▸ DIRECTIONS FOR THIS TASK:
Print each line exactly, beginning with the one where "weight 3: (7, 8, -1)" appears and ending at the last line below.

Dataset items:

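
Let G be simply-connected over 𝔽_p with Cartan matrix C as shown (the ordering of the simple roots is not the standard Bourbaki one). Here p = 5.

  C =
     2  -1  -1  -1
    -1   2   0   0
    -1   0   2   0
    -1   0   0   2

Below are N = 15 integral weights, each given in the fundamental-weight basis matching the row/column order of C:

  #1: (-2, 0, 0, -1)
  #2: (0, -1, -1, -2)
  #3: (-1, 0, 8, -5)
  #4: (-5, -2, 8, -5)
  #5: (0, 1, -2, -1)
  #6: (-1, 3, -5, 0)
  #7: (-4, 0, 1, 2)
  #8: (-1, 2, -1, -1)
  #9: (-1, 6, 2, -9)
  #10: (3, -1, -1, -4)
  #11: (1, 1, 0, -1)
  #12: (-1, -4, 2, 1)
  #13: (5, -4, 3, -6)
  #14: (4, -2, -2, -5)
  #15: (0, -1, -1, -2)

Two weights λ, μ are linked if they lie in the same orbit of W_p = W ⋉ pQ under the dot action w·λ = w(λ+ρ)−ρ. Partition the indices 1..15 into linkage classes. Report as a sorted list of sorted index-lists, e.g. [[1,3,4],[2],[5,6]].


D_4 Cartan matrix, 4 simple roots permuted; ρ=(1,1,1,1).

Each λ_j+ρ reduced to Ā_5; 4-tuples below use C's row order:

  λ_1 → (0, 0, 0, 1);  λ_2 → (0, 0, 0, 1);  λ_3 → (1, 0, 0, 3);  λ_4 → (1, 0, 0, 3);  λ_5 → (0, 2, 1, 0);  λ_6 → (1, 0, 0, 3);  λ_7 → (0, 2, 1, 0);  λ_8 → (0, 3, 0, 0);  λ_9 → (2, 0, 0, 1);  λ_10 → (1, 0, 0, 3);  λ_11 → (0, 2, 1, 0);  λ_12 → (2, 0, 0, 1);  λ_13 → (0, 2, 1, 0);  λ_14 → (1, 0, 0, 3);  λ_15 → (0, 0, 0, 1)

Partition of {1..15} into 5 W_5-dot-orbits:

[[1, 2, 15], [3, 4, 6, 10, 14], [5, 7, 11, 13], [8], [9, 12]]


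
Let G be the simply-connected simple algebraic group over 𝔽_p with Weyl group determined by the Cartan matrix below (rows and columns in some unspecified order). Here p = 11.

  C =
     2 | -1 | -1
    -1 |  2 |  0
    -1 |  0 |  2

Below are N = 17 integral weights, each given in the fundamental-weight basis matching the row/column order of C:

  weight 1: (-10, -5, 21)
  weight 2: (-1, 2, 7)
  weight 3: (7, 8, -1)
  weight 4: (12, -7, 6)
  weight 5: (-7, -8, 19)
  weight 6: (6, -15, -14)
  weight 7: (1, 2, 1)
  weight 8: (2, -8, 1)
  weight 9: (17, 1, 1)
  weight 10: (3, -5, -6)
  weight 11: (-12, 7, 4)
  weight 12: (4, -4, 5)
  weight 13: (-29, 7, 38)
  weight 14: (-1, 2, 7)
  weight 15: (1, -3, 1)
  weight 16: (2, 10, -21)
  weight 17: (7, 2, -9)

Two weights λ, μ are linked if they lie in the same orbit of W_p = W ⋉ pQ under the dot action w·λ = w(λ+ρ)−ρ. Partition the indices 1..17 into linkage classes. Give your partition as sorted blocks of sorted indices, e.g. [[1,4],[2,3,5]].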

▸ THE COMPLETED TASK:
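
  weight 3: (7, 8, -1)
  weight 4: (12, -7, 6)
  weight 5: (-7, -8, 19)
  weight 6: (6, -15, -14)
  weight 7: (1, 2, 1)
  weight 8: (2, -8, 1)
  weight 9: (17, 1, 1)
  weight 10: (3, -5, -6)
  weight 11: (-12, 7, 4)
  weight 12: (4, -4, 5)
  weight 13: (-29, 7, 38)
  weight 14: (-1, 2, 7)
  weight 15: (1, -3, 1)
  weight 16: (2, 10, -21)
  weight 17: (7, 2, -9)

Two weights λ, μ are linked if they lie in the same orbit of W_p = W ⋉ pQ under the dot action w·λ = w(λ+ρ)−ρ. Partition the indices 1..17 into linkage classes. Give your partition as sorted blocks of sorted indices, e.g. [[1,4],[2,3,5]].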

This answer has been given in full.